__PROMPT__: Your answer must be one number: the count of lines below that hold the word "topological".

__INFORMATION GIVEN__:
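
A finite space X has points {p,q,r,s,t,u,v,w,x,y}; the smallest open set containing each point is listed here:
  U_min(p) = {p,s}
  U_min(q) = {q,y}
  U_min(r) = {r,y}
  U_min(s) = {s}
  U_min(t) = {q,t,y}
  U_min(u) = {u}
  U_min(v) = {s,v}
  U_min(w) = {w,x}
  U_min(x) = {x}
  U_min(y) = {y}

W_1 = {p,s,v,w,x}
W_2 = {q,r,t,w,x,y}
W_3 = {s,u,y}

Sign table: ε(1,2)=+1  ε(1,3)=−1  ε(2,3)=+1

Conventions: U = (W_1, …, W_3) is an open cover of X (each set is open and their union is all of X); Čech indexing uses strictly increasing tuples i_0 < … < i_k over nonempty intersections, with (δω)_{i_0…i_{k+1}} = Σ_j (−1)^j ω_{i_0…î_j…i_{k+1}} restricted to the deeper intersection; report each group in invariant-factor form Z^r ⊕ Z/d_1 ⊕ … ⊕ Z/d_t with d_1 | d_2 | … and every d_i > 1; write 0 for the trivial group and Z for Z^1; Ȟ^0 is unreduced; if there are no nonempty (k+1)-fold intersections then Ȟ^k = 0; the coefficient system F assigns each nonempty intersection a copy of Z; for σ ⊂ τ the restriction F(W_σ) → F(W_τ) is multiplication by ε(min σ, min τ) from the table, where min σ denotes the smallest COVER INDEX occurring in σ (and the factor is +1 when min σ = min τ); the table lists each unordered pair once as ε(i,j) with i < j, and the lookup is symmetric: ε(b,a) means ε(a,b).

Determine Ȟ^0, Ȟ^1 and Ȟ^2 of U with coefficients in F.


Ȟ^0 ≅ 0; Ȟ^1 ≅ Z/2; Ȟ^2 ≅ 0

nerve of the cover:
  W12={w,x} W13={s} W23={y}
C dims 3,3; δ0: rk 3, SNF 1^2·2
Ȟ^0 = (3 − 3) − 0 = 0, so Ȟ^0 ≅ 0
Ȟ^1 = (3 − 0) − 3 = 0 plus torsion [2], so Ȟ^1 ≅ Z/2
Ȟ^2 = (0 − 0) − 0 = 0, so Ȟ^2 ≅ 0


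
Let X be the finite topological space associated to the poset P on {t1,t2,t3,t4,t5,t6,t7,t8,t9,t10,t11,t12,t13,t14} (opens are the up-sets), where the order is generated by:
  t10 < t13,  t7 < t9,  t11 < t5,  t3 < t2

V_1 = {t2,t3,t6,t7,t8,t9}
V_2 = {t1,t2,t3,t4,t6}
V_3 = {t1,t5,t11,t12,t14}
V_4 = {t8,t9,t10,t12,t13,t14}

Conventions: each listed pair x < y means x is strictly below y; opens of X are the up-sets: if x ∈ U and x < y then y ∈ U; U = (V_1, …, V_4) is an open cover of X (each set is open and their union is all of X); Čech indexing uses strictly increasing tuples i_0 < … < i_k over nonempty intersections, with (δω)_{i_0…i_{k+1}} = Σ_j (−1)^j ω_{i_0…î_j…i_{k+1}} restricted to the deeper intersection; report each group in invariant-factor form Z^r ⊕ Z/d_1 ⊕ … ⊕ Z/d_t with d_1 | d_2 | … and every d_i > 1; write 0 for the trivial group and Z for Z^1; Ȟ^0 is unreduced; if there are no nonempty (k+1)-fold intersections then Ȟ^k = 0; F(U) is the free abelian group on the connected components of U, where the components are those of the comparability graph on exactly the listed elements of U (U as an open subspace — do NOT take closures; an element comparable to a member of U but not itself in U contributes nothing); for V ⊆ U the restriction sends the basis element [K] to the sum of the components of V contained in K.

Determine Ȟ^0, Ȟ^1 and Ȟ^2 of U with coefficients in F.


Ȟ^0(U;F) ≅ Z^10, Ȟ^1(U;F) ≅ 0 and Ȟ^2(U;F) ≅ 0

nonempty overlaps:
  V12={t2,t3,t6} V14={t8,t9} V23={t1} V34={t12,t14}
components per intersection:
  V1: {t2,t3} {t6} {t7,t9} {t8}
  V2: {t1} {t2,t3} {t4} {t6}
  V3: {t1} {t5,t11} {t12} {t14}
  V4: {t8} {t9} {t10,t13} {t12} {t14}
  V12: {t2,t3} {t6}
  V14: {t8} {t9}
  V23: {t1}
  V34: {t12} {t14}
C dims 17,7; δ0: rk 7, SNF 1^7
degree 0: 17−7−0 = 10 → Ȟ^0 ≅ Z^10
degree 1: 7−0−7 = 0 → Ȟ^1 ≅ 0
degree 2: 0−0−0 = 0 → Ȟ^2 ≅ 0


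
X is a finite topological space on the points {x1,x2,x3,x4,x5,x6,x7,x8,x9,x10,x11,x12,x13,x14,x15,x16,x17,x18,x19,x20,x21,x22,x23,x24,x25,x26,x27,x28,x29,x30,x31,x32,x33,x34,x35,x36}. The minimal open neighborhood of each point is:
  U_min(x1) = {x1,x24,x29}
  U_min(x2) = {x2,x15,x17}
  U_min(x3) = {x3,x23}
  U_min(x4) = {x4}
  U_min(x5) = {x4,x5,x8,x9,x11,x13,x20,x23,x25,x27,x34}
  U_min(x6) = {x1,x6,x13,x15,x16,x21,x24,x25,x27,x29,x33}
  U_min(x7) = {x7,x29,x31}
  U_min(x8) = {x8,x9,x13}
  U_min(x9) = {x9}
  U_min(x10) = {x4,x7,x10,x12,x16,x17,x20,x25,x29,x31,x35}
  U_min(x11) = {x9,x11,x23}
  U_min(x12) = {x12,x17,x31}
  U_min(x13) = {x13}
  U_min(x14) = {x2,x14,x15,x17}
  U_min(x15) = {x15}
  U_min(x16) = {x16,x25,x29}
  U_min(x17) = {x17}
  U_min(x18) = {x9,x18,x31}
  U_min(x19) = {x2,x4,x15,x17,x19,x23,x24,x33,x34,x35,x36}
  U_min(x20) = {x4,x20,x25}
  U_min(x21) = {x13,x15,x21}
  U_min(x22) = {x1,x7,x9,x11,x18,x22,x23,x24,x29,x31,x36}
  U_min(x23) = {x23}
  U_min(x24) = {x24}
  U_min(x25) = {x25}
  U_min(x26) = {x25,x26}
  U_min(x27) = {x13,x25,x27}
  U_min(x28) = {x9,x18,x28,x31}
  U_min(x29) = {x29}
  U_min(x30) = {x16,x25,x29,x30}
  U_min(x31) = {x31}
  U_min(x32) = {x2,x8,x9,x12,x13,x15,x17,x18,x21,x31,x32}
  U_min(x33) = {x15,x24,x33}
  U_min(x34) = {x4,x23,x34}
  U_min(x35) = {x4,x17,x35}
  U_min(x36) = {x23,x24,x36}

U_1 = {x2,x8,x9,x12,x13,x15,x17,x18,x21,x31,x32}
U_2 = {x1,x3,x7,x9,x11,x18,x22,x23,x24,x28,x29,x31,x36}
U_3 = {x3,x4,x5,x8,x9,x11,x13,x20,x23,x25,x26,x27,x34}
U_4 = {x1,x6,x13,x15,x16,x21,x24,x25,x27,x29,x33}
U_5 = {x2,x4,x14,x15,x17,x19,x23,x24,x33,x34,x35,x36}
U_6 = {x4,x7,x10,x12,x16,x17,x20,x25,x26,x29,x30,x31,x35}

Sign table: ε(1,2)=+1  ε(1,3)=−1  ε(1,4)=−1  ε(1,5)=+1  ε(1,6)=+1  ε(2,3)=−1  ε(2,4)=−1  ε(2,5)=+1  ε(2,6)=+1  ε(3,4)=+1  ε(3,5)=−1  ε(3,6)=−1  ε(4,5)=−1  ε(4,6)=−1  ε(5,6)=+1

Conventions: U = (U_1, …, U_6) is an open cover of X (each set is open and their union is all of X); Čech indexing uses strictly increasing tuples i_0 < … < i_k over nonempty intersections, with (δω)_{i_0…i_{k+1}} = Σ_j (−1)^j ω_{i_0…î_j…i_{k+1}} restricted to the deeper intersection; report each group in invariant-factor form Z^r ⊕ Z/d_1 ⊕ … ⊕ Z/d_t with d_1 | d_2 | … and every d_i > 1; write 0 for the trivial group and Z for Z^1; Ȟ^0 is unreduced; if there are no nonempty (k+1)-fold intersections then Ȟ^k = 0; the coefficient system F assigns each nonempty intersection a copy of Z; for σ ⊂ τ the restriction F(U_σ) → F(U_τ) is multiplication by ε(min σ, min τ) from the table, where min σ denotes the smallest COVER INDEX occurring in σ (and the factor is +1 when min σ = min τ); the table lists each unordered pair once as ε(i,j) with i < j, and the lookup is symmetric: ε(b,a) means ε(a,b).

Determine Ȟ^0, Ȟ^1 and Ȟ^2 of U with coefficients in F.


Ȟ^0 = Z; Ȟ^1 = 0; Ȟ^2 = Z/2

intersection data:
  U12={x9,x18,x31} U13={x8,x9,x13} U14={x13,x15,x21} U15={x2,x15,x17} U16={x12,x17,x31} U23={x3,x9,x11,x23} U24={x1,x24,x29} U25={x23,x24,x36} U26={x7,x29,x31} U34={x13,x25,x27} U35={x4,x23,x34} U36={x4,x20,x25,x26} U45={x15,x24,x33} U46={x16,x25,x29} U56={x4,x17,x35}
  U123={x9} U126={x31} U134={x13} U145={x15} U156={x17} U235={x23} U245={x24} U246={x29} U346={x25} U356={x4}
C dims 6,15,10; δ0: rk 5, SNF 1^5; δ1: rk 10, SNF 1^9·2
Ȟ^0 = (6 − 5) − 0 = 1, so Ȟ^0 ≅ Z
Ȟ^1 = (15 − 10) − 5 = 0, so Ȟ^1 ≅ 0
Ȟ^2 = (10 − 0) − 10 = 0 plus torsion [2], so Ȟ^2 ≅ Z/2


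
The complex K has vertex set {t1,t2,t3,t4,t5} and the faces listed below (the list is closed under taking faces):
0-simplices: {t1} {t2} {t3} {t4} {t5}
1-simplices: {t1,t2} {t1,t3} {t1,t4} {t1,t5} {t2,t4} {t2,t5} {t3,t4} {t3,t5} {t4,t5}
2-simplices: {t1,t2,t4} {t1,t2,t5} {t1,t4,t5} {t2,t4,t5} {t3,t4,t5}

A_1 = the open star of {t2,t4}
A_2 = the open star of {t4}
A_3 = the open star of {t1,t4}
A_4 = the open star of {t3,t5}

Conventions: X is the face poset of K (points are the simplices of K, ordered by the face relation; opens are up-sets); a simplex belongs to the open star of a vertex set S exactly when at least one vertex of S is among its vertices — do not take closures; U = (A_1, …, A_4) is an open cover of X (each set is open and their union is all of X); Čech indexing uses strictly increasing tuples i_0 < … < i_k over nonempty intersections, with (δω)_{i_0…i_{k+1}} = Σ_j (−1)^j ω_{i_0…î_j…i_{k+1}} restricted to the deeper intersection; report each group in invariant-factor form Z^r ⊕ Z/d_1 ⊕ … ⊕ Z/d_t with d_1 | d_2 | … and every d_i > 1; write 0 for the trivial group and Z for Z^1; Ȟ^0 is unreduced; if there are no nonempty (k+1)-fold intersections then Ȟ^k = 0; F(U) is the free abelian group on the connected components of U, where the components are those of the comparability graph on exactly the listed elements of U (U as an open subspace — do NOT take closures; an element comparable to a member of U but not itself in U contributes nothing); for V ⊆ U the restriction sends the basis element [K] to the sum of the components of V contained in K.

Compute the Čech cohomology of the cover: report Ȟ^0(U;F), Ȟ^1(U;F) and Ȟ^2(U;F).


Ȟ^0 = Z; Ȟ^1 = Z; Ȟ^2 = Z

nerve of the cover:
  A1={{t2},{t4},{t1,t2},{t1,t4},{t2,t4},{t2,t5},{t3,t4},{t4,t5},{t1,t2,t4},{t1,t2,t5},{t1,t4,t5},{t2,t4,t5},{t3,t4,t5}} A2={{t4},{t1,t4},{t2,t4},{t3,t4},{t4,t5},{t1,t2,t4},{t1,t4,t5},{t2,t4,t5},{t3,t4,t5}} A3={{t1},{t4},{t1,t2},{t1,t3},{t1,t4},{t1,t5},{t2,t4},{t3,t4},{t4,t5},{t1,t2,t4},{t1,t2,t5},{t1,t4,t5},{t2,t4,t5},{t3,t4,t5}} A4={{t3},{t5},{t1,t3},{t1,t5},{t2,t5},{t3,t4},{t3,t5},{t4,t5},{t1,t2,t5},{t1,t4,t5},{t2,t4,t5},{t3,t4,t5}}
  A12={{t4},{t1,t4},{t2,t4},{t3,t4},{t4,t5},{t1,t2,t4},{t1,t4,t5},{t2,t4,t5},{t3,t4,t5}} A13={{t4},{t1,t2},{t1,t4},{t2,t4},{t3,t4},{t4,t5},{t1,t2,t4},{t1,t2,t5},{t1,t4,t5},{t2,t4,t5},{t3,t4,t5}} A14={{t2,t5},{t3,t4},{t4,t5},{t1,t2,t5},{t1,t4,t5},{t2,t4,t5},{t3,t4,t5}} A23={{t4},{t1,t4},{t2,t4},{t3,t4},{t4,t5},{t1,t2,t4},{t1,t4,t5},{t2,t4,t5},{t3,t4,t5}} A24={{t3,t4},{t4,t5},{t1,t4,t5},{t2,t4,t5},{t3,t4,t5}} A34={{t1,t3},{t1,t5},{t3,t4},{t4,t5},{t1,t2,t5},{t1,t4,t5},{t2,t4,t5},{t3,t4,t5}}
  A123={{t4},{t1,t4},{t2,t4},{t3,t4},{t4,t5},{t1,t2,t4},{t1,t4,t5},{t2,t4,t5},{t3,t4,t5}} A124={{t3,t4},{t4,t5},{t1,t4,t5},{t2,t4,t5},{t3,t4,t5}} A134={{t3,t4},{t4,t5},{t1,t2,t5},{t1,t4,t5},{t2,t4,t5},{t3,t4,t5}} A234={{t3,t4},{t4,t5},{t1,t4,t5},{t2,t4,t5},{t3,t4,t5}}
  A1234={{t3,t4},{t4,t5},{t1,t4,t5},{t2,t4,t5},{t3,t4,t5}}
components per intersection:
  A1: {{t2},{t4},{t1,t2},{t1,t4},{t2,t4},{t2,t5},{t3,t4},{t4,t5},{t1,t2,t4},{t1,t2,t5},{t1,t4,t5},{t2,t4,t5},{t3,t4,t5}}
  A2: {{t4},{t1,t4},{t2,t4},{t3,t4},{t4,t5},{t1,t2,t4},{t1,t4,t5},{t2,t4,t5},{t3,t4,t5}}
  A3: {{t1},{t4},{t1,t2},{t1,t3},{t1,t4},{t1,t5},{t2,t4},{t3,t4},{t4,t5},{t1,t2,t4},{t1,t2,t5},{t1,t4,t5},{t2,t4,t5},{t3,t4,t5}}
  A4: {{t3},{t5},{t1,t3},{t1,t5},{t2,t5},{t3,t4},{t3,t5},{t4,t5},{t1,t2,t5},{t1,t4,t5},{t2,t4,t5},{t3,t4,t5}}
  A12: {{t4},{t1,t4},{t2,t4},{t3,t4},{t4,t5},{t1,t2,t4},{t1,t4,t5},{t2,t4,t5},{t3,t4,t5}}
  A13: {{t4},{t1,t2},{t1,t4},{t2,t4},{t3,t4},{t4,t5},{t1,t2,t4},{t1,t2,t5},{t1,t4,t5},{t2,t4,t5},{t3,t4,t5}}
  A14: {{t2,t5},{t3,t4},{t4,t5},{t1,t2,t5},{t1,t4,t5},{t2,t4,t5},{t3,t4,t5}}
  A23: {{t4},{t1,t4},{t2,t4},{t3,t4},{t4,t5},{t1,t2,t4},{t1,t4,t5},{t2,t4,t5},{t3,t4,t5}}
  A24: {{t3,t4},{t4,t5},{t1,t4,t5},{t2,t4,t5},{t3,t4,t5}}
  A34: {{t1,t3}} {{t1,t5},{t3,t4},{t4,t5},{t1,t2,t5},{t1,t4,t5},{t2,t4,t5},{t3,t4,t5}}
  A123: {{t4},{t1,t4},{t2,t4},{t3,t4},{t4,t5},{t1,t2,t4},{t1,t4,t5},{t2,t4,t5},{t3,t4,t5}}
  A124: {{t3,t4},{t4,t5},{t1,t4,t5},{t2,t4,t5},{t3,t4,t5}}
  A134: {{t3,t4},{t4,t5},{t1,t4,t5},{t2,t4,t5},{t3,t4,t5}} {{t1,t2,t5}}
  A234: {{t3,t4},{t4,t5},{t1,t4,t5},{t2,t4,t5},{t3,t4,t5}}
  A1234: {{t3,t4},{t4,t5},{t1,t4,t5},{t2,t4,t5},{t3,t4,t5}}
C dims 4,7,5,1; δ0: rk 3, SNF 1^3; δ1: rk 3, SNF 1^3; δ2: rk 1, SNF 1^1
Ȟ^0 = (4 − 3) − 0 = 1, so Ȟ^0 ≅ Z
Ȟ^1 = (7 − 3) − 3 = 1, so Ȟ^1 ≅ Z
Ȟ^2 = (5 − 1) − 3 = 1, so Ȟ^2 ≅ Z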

__FINISHED EXERCISE__: 2